* EXERCISE DETAILS: Your task is to copy every line of this material exactly.

* SOURCE DATA:
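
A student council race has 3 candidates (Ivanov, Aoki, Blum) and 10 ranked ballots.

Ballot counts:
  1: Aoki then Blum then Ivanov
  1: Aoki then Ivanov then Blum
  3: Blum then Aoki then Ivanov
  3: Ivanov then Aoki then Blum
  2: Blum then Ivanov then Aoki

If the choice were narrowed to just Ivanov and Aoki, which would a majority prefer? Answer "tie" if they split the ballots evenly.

tie

Ballots ranking Ivanov above Aoki: 3 + 2 = 5.
Ballots ranking Aoki above Ivanov: 10 − 5 = 5.
5–5: the pair ties.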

* WRITTEN SOLUTION:
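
A student council race has 3 candidates (Ivanov, Aoki, Blum) and 10 ranked ballots.

Ballot counts:
  1: Aoki then Blum then Ivanov
  1: Aoki then Ivanov then Blum
  3: Blum then Aoki then Ivanov
  3: Ivanov then Aoki then Blum
  2: Blum then Ivanov then Aoki

If the choice were narrowed to just Ivanov and Aoki, which would a majority prefer? Answer "tie" if they split the ballots evenly.

tie

Ballots ranking Ivanov above Aoki: 3 + 2 = 5.
Ballots ranking Aoki above Ivanov: 10 − 5 = 5.
5–5: the pair ties.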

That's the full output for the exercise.